### What you are asked to do
Your task is to set down the line containing "An analyst's prior belief about μ — the average" and every later line of the entries, word for word, including the last.

(Stored data)
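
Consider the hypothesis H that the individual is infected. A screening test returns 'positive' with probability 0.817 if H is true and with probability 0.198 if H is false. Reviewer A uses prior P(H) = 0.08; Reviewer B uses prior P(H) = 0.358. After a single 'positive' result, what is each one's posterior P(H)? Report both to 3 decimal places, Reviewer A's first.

The likelihood ratio for a 'positive' result is 0.817/0.198 = 4.1263.
Reviewer A: prior odds 0.08/0.92 = 0.086957; posterior odds 0.35881; posterior probability 0.264.
Reviewer B: prior odds 0.358/0.642 = 0.55763; posterior odds 2.3009; posterior probability 0.697.

Reviewer A: 0.264; Reviewer B: 0.697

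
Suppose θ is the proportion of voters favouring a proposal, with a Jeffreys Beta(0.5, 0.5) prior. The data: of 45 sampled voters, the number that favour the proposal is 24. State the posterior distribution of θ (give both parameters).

The binomial likelihood is conjugate to the Beta prior: with 24 successes and 21 failures, the posterior is Beta(0.5+24, 0.5+21) = Beta(24.5, 21.5).

Posterior: Beta(24.5, 21.5)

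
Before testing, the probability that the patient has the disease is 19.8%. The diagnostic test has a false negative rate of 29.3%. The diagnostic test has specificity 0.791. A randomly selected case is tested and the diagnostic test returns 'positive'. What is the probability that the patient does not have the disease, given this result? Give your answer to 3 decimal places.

Let H be the event that the patient has the disease. P(H) = 0.198, so P(¬H) = 0.802. With E the 'positive' result, P(E|H) = 0.707 and P(E|¬H) = 0.209.
P(E) = 0.707·0.198 + 0.209·0.802 = 0.13999 + 0.16762 = 0.30760.
By Bayes' theorem, P(H|E) = 0.13999 / 0.30760 = 0.455. Hence P(¬H|E) = 1 − 0.455 = 0.545.

P(¬H | E) ≈ 0.545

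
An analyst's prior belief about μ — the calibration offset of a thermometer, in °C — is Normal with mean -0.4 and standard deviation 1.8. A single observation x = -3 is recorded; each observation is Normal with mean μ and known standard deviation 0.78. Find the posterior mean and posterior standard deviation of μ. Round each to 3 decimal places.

With known σ, the Normal prior is conjugate. Weight on the data is w = (n/σ²)/(n/σ² + 1/τ₀²) = 1.64366/(1.64366+0.308642) = 0.84191.
Posterior mean = w·x̄ + (1−w)·μ₀ = 0.84191·-3 + 0.15809·-0.4 = -2.589. Posterior variance = 1/(1.64366+0.308642) = 0.512217, so SD = 0.716.

Posterior mean ≈ -2.589; posterior SD ≈ 0.716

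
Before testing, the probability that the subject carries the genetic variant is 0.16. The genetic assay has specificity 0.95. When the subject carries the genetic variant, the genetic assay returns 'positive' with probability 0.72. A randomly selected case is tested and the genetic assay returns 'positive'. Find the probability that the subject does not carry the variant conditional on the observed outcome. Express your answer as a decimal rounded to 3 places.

Write H for 'the subject carries the genetic variant'. Prior odds H:¬H = 0.16/0.84 = 0.19048. For the 'positive' outcome, the likelihood ratio is 0.72/0.05 = 14.400.
Posterior odds = 0.19048 × 14.400 = 2.7429, so P(H|E) = 2.7429/(1+2.7429) = 0.733. Then P(¬H|E) = 1 − 0.733 = 0.267.

P(¬H | E) ≈ 0.267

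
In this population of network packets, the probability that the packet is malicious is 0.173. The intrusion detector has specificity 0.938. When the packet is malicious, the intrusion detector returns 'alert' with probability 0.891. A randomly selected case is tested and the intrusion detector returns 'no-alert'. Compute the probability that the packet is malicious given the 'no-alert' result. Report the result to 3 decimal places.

Write H for 'the packet is malicious'. Prior odds H:¬H = 0.173/0.827 = 0.20919. For the 'no-alert' outcome, the likelihood ratio is 0.109/0.938 = 0.11620.
Posterior odds = 0.20919 × 0.11620 = 0.024309, so P(H|E) = 0.024309/(1+0.024309) = 0.024.

P(H | E) ≈ 0.024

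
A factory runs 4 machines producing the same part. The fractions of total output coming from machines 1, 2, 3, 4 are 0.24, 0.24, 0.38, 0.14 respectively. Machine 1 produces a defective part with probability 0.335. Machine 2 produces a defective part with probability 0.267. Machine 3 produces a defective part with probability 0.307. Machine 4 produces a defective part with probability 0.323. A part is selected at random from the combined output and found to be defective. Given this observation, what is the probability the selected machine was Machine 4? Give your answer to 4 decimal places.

Posterior probability ≈ 0.1476

Tabulate prior·likelihood by source: [1] prior 0.24, lik 0.335, product 0.08040; [2] prior 0.24, lik 0.267, product 0.06408; [3] prior 0.38, lik 0.307, product 0.1167; [4] prior 0.14, lik 0.323, product 0.04522.
Normalizing constant = 0.30636; the posterior for Machine 4 is its product over the sum, 0.04522/0.30636 = 0.1476.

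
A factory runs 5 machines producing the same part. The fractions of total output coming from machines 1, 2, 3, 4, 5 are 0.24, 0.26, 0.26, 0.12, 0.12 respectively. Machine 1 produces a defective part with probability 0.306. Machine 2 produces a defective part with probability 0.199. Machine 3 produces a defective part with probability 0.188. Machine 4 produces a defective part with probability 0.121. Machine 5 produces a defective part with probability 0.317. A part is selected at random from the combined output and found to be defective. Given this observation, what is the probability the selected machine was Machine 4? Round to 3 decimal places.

Posterior probability ≈ 0.064

P(defective|M1) = 0.306; P(defective|M2) = 0.199; P(defective|M3) = 0.188; P(defective|M4) = 0.121; P(defective|M5) = 0.317.
Prior × likelihood for each source: 0.24·0.306=0.07344, 0.26·0.199=0.05174, 0.26·0.188=0.04888, 0.12·0.121=0.01452, 0.12·0.317=0.03804. Summing gives P(defective) = 0.22662.
P(Machine 4 | defective) = 0.01452 / 0.22662 = 0.064.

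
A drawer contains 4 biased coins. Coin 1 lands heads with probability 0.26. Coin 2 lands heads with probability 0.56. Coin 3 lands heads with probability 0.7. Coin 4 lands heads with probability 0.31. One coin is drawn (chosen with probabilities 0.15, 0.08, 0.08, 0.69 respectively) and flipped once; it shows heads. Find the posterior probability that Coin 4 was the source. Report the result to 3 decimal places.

P(heads|C1) = 0.26; P(heads|C2) = 0.56; P(heads|C3) = 0.7; P(heads|C4) = 0.31.
Prior × likelihood for each source: 0.15·0.26=0.03900, 0.08·0.56=0.04480, 0.08·0.7=0.05600, 0.69·0.31=0.2139. Summing gives P(heads) = 0.35370.
P(Coin 4 | heads) = 0.2139 / 0.35370 = 0.605.

Posterior probability ≈ 0.605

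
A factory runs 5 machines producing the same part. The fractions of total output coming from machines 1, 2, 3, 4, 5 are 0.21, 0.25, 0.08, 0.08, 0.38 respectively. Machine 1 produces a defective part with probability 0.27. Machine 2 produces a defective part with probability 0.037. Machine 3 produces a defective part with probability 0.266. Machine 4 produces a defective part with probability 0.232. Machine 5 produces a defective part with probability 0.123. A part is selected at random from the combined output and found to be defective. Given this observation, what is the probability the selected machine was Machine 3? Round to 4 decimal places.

Posterior probability ≈ 0.1395

Tabulate prior·likelihood by source: [1] prior 0.21, lik 0.27, product 0.05670; [2] prior 0.25, lik 0.037, product 0.009250; [3] prior 0.08, lik 0.266, product 0.02128; [4] prior 0.08, lik 0.232, product 0.01856; [5] prior 0.38, lik 0.123, product 0.04674.
Normalizing constant = 0.15253; the posterior for Machine 3 is its product over the sum, 0.02128/0.15253 = 0.1395.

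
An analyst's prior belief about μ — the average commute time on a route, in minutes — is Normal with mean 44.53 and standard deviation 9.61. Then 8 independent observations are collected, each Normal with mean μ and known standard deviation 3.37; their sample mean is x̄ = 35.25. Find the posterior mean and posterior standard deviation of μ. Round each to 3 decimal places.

With known σ, the Normal prior is conjugate. Weight on the data is w = (n/σ²)/(n/σ² + 1/τ₀²) = 0.704418/(0.704418+0.0108281) = 0.98486.
Posterior mean = w·x̄ + (1−w)·μ₀ = 0.98486·35.25 + 0.015139·44.53 = 35.390. Posterior variance = 1/(0.704418+0.0108281) = 1.39812, so SD = 1.182.

Posterior mean ≈ 35.390; posterior SD ≈ 1.182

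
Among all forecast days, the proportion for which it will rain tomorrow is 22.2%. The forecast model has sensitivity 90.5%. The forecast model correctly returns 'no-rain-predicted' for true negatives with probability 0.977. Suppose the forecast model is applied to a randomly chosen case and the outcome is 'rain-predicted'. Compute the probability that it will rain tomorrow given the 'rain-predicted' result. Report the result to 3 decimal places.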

### Finished task
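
An analyst's prior belief about μ — the average commute time on a route, in minutes — is Normal with mean 44.53 and standard deviation 9.61. Then 8 independent observations are collected, each Normal with mean μ and known standard deviation 3.37; their sample mean is x̄ = 35.25. Find the posterior mean and posterior standard deviation of μ. Round each to 3 decimal places.

With known σ, the Normal prior is conjugate. Weight on the data is w = (n/σ²)/(n/σ² + 1/τ₀²) = 0.704418/(0.704418+0.0108281) = 0.98486.
Posterior mean = w·x̄ + (1−w)·μ₀ = 0.98486·35.25 + 0.015139·44.53 = 35.390. Posterior variance = 1/(0.704418+0.0108281) = 1.39812, so SD = 1.182.

Posterior mean ≈ 35.390; posterior SD ≈ 1.182

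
Among all forecast days, the proportion for which it will rain tomorrow is 22.2%. The forecast model has sensitivity 90.5%. The forecast model correctly returns 'no-rain-predicted' for true negatives with probability 0.977. Suppose the forecast model is applied to a randomly chosen case and the outcome is 'rain-predicted'. Compute the probability that it will rain tomorrow given the 'rain-predicted' result. Report the result to 3 decimal places.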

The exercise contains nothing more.